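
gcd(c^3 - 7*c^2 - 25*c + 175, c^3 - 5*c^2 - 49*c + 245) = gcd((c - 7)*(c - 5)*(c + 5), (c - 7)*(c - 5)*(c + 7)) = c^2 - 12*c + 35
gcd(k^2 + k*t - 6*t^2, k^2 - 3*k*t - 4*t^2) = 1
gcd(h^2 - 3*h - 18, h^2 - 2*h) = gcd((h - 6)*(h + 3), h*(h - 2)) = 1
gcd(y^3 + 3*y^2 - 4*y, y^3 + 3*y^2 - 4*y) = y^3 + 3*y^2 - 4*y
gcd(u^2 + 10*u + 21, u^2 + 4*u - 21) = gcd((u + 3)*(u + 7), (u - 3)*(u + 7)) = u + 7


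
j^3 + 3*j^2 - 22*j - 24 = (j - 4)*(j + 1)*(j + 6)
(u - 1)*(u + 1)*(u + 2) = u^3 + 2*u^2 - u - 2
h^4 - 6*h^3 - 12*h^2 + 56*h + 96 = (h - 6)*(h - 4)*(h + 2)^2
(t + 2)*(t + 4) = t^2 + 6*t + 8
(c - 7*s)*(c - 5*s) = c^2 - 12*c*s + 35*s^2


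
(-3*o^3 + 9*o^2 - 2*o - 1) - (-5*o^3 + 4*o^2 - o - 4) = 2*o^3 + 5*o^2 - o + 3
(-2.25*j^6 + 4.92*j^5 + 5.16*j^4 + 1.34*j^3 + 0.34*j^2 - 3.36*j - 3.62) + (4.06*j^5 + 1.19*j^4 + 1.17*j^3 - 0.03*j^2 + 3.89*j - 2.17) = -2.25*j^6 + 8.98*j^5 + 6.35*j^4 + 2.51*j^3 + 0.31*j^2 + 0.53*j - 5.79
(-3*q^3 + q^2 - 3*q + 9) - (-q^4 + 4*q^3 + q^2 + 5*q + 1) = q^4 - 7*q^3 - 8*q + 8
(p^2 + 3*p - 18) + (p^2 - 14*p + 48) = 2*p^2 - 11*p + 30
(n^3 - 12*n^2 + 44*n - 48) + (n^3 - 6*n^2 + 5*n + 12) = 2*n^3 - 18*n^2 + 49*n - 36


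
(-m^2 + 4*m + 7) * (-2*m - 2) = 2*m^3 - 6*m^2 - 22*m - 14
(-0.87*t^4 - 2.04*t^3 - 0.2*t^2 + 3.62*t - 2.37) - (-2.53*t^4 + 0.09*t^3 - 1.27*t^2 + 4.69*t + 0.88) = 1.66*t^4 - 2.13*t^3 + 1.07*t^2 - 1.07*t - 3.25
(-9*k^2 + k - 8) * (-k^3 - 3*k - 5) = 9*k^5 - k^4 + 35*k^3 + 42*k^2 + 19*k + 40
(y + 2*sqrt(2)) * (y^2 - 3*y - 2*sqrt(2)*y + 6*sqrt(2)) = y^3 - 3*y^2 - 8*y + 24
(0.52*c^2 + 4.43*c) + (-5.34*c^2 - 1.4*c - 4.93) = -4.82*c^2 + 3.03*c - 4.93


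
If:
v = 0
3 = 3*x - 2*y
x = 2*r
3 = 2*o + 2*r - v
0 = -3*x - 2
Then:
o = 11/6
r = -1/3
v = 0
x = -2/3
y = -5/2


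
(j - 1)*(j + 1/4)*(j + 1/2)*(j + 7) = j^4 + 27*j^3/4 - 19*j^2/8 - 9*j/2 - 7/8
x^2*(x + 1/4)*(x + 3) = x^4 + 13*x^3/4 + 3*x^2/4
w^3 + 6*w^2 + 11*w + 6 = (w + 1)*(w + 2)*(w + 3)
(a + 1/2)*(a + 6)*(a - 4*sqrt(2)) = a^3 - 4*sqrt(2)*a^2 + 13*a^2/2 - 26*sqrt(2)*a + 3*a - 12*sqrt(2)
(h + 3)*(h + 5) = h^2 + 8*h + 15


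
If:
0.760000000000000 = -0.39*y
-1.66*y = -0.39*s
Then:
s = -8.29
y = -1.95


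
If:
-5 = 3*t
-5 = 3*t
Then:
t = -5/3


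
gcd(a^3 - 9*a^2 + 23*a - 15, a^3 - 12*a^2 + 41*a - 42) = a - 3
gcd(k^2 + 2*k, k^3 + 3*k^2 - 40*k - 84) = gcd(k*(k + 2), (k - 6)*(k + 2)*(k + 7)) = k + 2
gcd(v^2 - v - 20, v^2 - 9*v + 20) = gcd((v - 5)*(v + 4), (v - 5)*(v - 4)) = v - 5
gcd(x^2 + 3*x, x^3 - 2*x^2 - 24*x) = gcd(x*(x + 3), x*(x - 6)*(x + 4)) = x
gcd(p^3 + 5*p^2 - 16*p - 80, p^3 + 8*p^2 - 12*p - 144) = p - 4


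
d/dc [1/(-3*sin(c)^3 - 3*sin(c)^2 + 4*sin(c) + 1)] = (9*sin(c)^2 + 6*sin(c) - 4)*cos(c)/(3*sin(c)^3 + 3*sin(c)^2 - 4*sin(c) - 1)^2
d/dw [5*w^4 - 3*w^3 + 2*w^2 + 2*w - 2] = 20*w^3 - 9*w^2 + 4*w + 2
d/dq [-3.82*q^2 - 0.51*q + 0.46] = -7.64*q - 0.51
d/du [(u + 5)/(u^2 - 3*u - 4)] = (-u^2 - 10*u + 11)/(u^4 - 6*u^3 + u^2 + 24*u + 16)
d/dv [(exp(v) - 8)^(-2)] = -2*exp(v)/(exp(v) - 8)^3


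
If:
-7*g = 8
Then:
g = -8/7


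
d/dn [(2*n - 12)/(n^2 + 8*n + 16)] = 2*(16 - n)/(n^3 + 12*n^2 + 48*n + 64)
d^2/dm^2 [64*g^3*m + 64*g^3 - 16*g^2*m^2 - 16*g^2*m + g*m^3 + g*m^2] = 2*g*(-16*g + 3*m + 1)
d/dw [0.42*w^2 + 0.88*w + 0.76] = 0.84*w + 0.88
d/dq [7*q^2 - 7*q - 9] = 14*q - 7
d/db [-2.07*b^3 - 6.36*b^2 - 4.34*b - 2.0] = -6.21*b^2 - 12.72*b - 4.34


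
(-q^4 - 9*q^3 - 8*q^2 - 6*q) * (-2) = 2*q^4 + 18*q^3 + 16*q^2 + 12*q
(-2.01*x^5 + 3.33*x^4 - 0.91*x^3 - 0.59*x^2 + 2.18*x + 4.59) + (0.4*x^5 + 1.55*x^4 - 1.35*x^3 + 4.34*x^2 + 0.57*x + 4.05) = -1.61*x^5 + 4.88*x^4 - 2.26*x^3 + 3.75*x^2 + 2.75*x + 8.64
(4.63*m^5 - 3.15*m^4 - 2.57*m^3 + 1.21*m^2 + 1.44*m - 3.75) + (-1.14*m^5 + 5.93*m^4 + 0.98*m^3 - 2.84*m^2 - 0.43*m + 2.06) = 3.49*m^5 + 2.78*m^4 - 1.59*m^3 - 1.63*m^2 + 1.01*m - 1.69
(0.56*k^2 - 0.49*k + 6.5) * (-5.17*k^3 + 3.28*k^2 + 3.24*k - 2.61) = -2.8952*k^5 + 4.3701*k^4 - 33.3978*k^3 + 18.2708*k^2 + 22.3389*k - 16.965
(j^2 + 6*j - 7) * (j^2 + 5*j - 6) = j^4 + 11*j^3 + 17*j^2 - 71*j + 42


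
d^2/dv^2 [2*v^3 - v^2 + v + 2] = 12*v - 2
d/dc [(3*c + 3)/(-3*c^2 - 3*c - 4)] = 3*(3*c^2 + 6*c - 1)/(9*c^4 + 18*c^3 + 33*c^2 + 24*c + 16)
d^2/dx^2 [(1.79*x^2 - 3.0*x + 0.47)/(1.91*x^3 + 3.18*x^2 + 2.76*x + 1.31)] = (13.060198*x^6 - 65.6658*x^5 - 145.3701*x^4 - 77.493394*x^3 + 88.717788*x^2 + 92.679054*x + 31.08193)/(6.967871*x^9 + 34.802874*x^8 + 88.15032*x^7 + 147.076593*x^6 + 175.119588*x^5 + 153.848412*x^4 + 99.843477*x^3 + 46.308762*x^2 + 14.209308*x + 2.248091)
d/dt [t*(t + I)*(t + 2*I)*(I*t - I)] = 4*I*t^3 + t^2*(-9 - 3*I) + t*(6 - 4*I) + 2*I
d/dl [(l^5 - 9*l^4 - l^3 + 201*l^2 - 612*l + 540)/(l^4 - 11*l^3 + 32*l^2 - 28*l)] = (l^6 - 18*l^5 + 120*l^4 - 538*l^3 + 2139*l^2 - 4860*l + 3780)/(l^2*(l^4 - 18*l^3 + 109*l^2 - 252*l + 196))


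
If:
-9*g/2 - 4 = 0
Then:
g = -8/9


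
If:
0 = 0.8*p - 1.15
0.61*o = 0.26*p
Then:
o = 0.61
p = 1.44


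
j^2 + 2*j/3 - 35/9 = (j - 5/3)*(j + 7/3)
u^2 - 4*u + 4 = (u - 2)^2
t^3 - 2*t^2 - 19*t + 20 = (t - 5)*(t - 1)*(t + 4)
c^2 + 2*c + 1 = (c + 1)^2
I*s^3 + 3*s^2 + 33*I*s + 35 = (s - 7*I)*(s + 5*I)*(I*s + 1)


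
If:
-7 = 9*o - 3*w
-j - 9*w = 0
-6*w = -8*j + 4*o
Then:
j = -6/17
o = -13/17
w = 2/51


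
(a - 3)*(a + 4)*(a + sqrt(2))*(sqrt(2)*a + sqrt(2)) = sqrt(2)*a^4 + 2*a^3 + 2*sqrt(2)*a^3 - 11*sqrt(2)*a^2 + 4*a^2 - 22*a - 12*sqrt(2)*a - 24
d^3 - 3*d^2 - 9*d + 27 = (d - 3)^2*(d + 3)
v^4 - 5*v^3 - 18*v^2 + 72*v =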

■ ■ ■ ■ ■

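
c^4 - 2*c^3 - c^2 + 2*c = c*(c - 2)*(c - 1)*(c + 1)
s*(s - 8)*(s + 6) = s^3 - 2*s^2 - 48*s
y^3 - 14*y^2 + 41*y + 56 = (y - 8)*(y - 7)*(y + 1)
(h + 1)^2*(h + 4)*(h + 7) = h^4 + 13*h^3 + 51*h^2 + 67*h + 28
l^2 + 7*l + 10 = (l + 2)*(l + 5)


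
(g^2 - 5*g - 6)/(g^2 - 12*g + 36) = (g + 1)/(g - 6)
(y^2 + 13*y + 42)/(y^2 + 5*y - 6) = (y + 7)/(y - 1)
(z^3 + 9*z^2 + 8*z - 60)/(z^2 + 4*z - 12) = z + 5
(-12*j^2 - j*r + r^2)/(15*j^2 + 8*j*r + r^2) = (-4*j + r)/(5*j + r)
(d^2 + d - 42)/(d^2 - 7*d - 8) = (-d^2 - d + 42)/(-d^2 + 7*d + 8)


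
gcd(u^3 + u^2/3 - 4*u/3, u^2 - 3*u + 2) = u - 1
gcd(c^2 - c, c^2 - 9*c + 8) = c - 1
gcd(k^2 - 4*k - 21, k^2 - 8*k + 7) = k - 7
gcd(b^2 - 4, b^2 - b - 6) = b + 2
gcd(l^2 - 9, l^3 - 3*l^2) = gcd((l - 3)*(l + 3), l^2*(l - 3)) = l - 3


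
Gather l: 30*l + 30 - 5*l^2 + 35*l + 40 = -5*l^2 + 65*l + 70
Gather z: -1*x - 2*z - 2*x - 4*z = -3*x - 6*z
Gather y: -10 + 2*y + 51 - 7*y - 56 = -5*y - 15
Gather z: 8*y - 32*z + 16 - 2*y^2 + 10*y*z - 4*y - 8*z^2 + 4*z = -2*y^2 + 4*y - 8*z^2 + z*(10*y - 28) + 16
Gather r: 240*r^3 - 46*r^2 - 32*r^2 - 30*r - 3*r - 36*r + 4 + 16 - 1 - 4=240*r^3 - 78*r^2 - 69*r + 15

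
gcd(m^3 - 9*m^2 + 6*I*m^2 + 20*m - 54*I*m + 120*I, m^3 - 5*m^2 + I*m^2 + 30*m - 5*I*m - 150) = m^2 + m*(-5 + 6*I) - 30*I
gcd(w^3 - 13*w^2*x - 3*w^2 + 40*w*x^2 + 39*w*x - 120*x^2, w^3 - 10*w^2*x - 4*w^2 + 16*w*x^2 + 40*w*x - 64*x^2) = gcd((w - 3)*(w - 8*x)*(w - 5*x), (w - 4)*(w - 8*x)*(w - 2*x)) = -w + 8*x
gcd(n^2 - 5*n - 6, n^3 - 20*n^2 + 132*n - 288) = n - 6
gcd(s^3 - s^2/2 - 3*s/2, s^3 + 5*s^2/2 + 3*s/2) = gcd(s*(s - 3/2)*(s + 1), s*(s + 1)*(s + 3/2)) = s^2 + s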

■ ■ ■ ■ ■

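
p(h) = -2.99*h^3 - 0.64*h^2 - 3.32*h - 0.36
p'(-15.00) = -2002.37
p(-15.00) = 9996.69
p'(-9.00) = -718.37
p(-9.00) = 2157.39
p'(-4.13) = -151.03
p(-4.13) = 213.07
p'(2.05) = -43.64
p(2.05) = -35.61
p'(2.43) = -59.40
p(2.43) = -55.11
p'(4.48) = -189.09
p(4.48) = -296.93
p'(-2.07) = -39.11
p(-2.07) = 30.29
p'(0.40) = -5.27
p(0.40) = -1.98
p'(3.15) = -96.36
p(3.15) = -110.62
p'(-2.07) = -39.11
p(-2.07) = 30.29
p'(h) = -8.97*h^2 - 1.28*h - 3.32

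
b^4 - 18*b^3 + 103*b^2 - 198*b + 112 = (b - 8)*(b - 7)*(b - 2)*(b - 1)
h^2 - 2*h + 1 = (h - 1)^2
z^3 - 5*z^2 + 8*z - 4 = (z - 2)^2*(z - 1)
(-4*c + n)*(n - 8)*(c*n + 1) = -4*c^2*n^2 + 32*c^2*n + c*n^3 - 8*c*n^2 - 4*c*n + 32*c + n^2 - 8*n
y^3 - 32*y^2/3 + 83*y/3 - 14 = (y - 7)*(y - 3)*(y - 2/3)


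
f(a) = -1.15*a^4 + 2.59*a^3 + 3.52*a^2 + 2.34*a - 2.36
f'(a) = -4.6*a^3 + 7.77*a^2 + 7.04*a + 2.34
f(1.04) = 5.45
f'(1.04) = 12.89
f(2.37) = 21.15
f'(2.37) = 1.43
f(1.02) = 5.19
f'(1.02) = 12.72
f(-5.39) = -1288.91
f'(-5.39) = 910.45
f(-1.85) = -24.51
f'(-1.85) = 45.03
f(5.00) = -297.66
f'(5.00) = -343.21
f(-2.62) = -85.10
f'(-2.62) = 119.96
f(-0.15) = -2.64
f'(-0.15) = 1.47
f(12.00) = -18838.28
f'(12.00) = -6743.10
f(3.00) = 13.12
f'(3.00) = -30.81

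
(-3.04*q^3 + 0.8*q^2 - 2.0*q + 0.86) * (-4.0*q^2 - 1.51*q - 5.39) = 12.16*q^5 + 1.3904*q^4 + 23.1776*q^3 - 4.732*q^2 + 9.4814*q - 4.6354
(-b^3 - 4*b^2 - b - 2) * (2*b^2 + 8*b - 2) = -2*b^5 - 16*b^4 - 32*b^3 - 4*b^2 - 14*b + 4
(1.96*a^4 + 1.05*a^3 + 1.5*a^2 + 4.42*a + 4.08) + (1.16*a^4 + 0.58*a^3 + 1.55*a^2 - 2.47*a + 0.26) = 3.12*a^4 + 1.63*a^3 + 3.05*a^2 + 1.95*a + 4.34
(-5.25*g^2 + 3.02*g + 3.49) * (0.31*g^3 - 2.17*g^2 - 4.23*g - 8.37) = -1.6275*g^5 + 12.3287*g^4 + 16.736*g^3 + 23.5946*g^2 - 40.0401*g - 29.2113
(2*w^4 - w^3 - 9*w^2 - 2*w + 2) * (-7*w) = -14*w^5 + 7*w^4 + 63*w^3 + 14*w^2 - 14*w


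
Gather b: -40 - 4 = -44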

■ ■ ■ ■ ■

▶ **Your assignment**:
Could you write out, exactly as they stand, only the lines above that begin at the line with "d/dq [-3.82*q^2 - 0.51*q" and stop after the line with "(-2.01*x^5 + 3.33*x^4"?

▶ **Worked solution**:
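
d/dq [-3.82*q^2 - 0.51*q + 0.46] = -7.64*q - 0.51
d/du [(u + 5)/(u^2 - 3*u - 4)] = (-u^2 - 10*u + 11)/(u^4 - 6*u^3 + u^2 + 24*u + 16)
d/dv [(exp(v) - 8)^(-2)] = -2*exp(v)/(exp(v) - 8)^3


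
If:
-7*g = 8
Then:
g = -8/7


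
d/dn [(2*n - 12)/(n^2 + 8*n + 16)] = 2*(16 - n)/(n^3 + 12*n^2 + 48*n + 64)
d^2/dm^2 [64*g^3*m + 64*g^3 - 16*g^2*m^2 - 16*g^2*m + g*m^3 + g*m^2] = 2*g*(-16*g + 3*m + 1)
d/dw [0.42*w^2 + 0.88*w + 0.76] = 0.84*w + 0.88
d/dq [7*q^2 - 7*q - 9] = 14*q - 7
d/db [-2.07*b^3 - 6.36*b^2 - 4.34*b - 2.0] = -6.21*b^2 - 12.72*b - 4.34


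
(-q^4 - 9*q^3 - 8*q^2 - 6*q) * (-2) = 2*q^4 + 18*q^3 + 16*q^2 + 12*q
(-2.01*x^5 + 3.33*x^4 - 0.91*x^3 - 0.59*x^2 + 2.18*x + 4.59) + (0.4*x^5 + 1.55*x^4 - 1.35*x^3 + 4.34*x^2 + 0.57*x + 4.05) = -1.61*x^5 + 4.88*x^4 - 2.26*x^3 + 3.75*x^2 + 2.75*x + 8.64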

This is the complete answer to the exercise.